Saved entries
· · · ·

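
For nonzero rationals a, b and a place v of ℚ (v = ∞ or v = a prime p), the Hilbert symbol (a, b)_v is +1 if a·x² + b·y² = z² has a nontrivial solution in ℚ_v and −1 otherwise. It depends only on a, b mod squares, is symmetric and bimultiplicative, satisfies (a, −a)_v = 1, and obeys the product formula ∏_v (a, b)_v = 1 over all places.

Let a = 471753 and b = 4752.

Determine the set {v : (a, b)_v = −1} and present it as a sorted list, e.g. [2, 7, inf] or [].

(a, b) ≡ (52417, 33) mod (ℚ^×)²; places V = {2, 3, 11, 23, 43, 53, ∞}.
(a,b)_53: α=1, u≡50; β=0, v≡35 (mod 53); (50|53)=-1, (35|53)=-1; sign (−1)^0·-1^0·-1^1 = -1.
(a,b)_2: α=0, β=4; u≡1, v≡1 (mod 8); ε(u)ε(v)=0·0, αω(v)=0·0, βω(u)=4·0; sum ≡ 0  ⇒  +1.
(a,b)_11: α=0, u≡7; β=1, v≡3 (mod 11); (7|11)=-1, (3|11)=+1; sign (−1)^0·-1^1·+1^0 = -1.
(a,b)_23: α=1, u≡18; β=0, v≡14 (mod 23); (18|23)=+1, (14|23)=-1; sign (−1)^0·+1^0·-1^1 = -1.
(a,b)_∞: sgn(52417)=+, sgn(33)=+, so +1.
(a,b)_3: α=2, u≡1; β=3, v≡2 (mod 3); (1|3)=+1, (2|3)=-1; sign (−1)^0·+1^3·-1^2 = +1.
(a,b)_43: α=1, u≡6; β=0, v≡22 (mod 43); (6|43)=+1, (22|43)=-1; sign (−1)^0·+1^0·-1^1 = -1.
Ram(52417, 33) = {11, 23, 43, 53}; no ℚ_11-point on the conic.

[11, 23, 43, 53]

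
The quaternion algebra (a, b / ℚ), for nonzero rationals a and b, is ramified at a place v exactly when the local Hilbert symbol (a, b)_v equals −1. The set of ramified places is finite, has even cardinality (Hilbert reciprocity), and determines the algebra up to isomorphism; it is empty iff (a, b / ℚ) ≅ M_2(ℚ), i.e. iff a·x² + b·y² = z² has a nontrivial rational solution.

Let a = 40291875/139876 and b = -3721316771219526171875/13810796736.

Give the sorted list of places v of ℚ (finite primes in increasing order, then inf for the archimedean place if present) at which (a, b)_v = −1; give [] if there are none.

[2, 3, 17, 19]

(a, b) ≡ (7163, -365313) mod (ℚ^×)²; places V = {2, 3, 5, 7, 11, 13, 17, 19, 23, 29, ∞}.
(a,b)_17: α=-2, u≡7; β=-3, v≡1 (mod 17); (7|17)=-1, (1|17)=+1; sign (−1)^0·-1^-3·+1^-2 = -1.
(a,b)_29: α=1, u≡8; β=3, v≡17 (mod 29); (8|29)=-1, (17|29)=-1; sign (−1)^0·-1^3·-1^1 = +1.
(a,b)_23: α=0, u≡10; β=2, v≡10 (mod 23); (10|23)=-1, (10|23)=-1; sign (−1)^0·-1^2·-1^0 = +1.
(a,b)_11: α=-2, u≡8; β=-4, v≡8 (mod 11); (8|11)=-1, (8|11)=-1; sign (−1)^0·-1^-4·-1^-2 = +1.
(a,b)_2: α=-2, β=-6; u≡3, v≡7 (mod 8); ε(u)ε(v)=1·1, αω(v)=-2·0, βω(u)=-6·1; sum ≡ 1  ⇒  -1.
(a,b)_3: α=2, u≡2; β=-1, v≡2 (mod 3); (2|3)=-1, (2|3)=-1; sign (−1)^0·-1^-1·-1^2 = -1.
(a,b)_13: α=1, u≡5; β=3, v≡11 (mod 13); (5|13)=-1, (11|13)=-1; sign (−1)^0·-1^3·-1^1 = +1.
(a,b)_19: α=1, u≡11; β=3, v≡6 (mod 19); (11|19)=+1, (6|19)=+1; sign (−1)^1·+1^3·+1^1 = -1.
(a,b)_5: α=4, u≡2; β=8, v≡3 (mod 5); (2|5)=-1, (3|5)=-1; sign (−1)^0·-1^8·-1^4 = +1.
(a,b)_∞: sgn(7163)=+, sgn(-365313)=−, so +1.
(a,b)_7: α=0, u≡4; β=2, v≡6 (mod 7); (4|7)=+1, (6|7)=-1; sign (−1)^0·+1^2·-1^0 = +1.
|Ram(7163, -365313)| = 4, even; anisotropic at {2, 3, 17, 19}.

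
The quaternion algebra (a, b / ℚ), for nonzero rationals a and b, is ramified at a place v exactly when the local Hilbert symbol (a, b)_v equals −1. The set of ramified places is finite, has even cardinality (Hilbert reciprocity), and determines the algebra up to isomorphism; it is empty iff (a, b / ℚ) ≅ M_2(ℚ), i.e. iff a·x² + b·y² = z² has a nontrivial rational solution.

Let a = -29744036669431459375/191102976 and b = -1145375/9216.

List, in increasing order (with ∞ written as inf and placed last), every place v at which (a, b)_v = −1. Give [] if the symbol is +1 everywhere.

(a, b) ≡ (-1615, -935) mod (ℚ^×)²; places V = {2, 3, 5, 7, 11, 13, 17, 19, 29, ∞}.
(a,b)_∞: sgn(-1615)=−, sgn(-935)=−, so -1.
(a,b)_3: α=-6, u≡2; β=-2, v≡1 (mod 3); (2|3)=-1, (1|3)=+1; sign (−1)^0·-1^-2·+1^-6 = +1.
(a,b)_17: α=3, u≡3; β=1, v≡15 (mod 17); (3|17)=-1, (15|17)=+1; sign (−1)^0·-1^1·+1^3 = -1.
(a,b)_19: α=1, u≡2; β=0, v≡2 (mod 19); (2|19)=-1, (2|19)=-1; sign (−1)^0·-1^0·-1^1 = -1.
(a,b)_2: α=-18, β=-10; u≡1, v≡1 (mod 8); ε(u)ε(v)=0·0, αω(v)=-18·0, βω(u)=-10·0; sum ≡ 0  ⇒  +1.
(a,b)_29: α=2, u≡1; β=0, v≡13 (mod 29); (1|29)=+1, (13|29)=+1; sign (−1)^0·+1^0·+1^2 = +1.
(a,b)_11: α=4, u≡6; β=1, v≡5 (mod 11); (6|11)=-1, (5|11)=+1; sign (−1)^0·-1^1·+1^4 = -1.
(a,b)_13: α=2, u≡12; β=0, v≡10 (mod 13); (12|13)=+1, (10|13)=+1; sign (−1)^0·+1^0·+1^2 = +1.
(a,b)_7: α=2, u≡4; β=2, v≡3 (mod 7); (4|7)=+1, (3|7)=-1; sign (−1)^0·+1^2·-1^2 = +1.
(a,b)_5: α=5, u≡3; β=3, v≡2 (mod 5); (3|5)=-1, (2|5)=-1; sign (−1)^0·-1^3·-1^5 = +1.
Ram(-1615, -935) = {11, 17, 19, ∞}; no ℚ_11-point on the conic.

[11, 17, 19, inf]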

· · · ·

▶ **EXERCISE DESCRIPTION**:
Take the entries above and repeat them. Alter nothing.

▶ **ANSWER**:
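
For nonzero rationals a, b and a place v of ℚ (v = ∞ or v = a prime p), the Hilbert symbol (a, b)_v is +1 if a·x² + b·y² = z² has a nontrivial solution in ℚ_v and −1 otherwise. It depends only on a, b mod squares, is symmetric and bimultiplicative, satisfies (a, −a)_v = 1, and obeys the product formula ∏_v (a, b)_v = 1 over all places.

Let a = 471753 and b = 4752.

Determine the set {v : (a, b)_v = −1} and present it as a sorted list, e.g. [2, 7, inf] or [].

(a, b) ≡ (52417, 33) mod (ℚ^×)²; places V = {2, 3, 11, 23, 43, 53, ∞}.
(a,b)_53: α=1, u≡50; β=0, v≡35 (mod 53); (50|53)=-1, (35|53)=-1; sign (−1)^0·-1^0·-1^1 = -1.
(a,b)_2: α=0, β=4; u≡1, v≡1 (mod 8); ε(u)ε(v)=0·0, αω(v)=0·0, βω(u)=4·0; sum ≡ 0  ⇒  +1.
(a,b)_11: α=0, u≡7; β=1, v≡3 (mod 11); (7|11)=-1, (3|11)=+1; sign (−1)^0·-1^1·+1^0 = -1.
(a,b)_23: α=1, u≡18; β=0, v≡14 (mod 23); (18|23)=+1, (14|23)=-1; sign (−1)^0·+1^0·-1^1 = -1.
(a,b)_∞: sgn(52417)=+, sgn(33)=+, so +1.
(a,b)_3: α=2, u≡1; β=3, v≡2 (mod 3); (1|3)=+1, (2|3)=-1; sign (−1)^0·+1^3·-1^2 = +1.
(a,b)_43: α=1, u≡6; β=0, v≡22 (mod 43); (6|43)=+1, (22|43)=-1; sign (−1)^0·+1^0·-1^1 = -1.
Ram(52417, 33) = {11, 23, 43, 53}; no ℚ_11-point on the conic.

[11, 23, 43, 53]

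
The quaternion algebra (a, b / ℚ), for nonzero rationals a and b, is ramified at a place v exactly when the local Hilbert symbol (a, b)_v equals −1. The set of ramified places is finite, has even cardinality (Hilbert reciprocity), and determines the algebra up to isomorphism; it is empty iff (a, b / ℚ) ≅ M_2(ℚ), i.e. iff a·x² + b·y² = z² has a nontrivial rational solution.

Let a = 40291875/139876 and b = -3721316771219526171875/13810796736.

Give the sorted list of places v of ℚ (finite primes in increasing order, then inf for the archimedean place if present) at which (a, b)_v = −1; give [] if there are none.

[2, 3, 17, 19]

(a, b) ≡ (7163, -365313) mod (ℚ^×)²; places V = {2, 3, 5, 7, 11, 13, 17, 19, 23, 29, ∞}.
(a,b)_17: α=-2, u≡7; β=-3, v≡1 (mod 17); (7|17)=-1, (1|17)=+1; sign (−1)^0·-1^-3·+1^-2 = -1.
(a,b)_29: α=1, u≡8; β=3, v≡17 (mod 29); (8|29)=-1, (17|29)=-1; sign (−1)^0·-1^3·-1^1 = +1.
(a,b)_23: α=0, u≡10; β=2, v≡10 (mod 23); (10|23)=-1, (10|23)=-1; sign (−1)^0·-1^2·-1^0 = +1.
(a,b)_11: α=-2, u≡8; β=-4, v≡8 (mod 11); (8|11)=-1, (8|11)=-1; sign (−1)^0·-1^-4·-1^-2 = +1.
(a,b)_2: α=-2, β=-6; u≡3, v≡7 (mod 8); ε(u)ε(v)=1·1, αω(v)=-2·0, βω(u)=-6·1; sum ≡ 1  ⇒  -1.
(a,b)_3: α=2, u≡2; β=-1, v≡2 (mod 3); (2|3)=-1, (2|3)=-1; sign (−1)^0·-1^-1·-1^2 = -1.
(a,b)_13: α=1, u≡5; β=3, v≡11 (mod 13); (5|13)=-1, (11|13)=-1; sign (−1)^0·-1^3·-1^1 = +1.
(a,b)_19: α=1, u≡11; β=3, v≡6 (mod 19); (11|19)=+1, (6|19)=+1; sign (−1)^1·+1^3·+1^1 = -1.
(a,b)_5: α=4, u≡2; β=8, v≡3 (mod 5); (2|5)=-1, (3|5)=-1; sign (−1)^0·-1^8·-1^4 = +1.
(a,b)_∞: sgn(7163)=+, sgn(-365313)=−, so +1.
(a,b)_7: α=0, u≡4; β=2, v≡6 (mod 7); (4|7)=+1, (6|7)=-1; sign (−1)^0·+1^2·-1^0 = +1.
|Ram(7163, -365313)| = 4, even; anisotropic at {2, 3, 17, 19}.

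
The quaternion algebra (a, b / ℚ), for nonzero rationals a and b, is ramified at a place v exactly when the local Hilbert symbol (a, b)_v equals −1. The set of ramified places is finite, has even cardinality (Hilbert reciprocity), and determines the algebra up to isomorphism; it is empty iff (a, b / ℚ) ≅ M_2(ℚ), i.e. iff a·x² + b·y² = z² has a nontrivial rational solution.

Let a = -29744036669431459375/191102976 and b = -1145375/9216.

List, in increasing order (with ∞ written as inf and placed last), every place v at which (a, b)_v = −1. Give [] if the symbol is +1 everywhere.

(a, b) ≡ (-1615, -935) mod (ℚ^×)²; places V = {2, 3, 5, 7, 11, 13, 17, 19, 29, ∞}.
(a,b)_∞: sgn(-1615)=−, sgn(-935)=−, so -1.
(a,b)_3: α=-6, u≡2; β=-2, v≡1 (mod 3); (2|3)=-1, (1|3)=+1; sign (−1)^0·-1^-2·+1^-6 = +1.
(a,b)_17: α=3, u≡3; β=1, v≡15 (mod 17); (3|17)=-1, (15|17)=+1; sign (−1)^0·-1^1·+1^3 = -1.
(a,b)_19: α=1, u≡2; β=0, v≡2 (mod 19); (2|19)=-1, (2|19)=-1; sign (−1)^0·-1^0·-1^1 = -1.
(a,b)_2: α=-18, β=-10; u≡1, v≡1 (mod 8); ε(u)ε(v)=0·0, αω(v)=-18·0, βω(u)=-10·0; sum ≡ 0  ⇒  +1.
(a,b)_29: α=2, u≡1; β=0, v≡13 (mod 29); (1|29)=+1, (13|29)=+1; sign (−1)^0·+1^0·+1^2 = +1.
(a,b)_11: α=4, u≡6; β=1, v≡5 (mod 11); (6|11)=-1, (5|11)=+1; sign (−1)^0·-1^1·+1^4 = -1.
(a,b)_13: α=2, u≡12; β=0, v≡10 (mod 13); (12|13)=+1, (10|13)=+1; sign (−1)^0·+1^0·+1^2 = +1.
(a,b)_7: α=2, u≡4; β=2, v≡3 (mod 7); (4|7)=+1, (3|7)=-1; sign (−1)^0·+1^2·-1^2 = +1.
(a,b)_5: α=5, u≡3; β=3, v≡2 (mod 5); (3|5)=-1, (2|5)=-1; sign (−1)^0·-1^3·-1^5 = +1.
Ram(-1615, -935) = {11, 17, 19, ∞}; no ℚ_11-point on the conic.

[11, 17, 19, inf]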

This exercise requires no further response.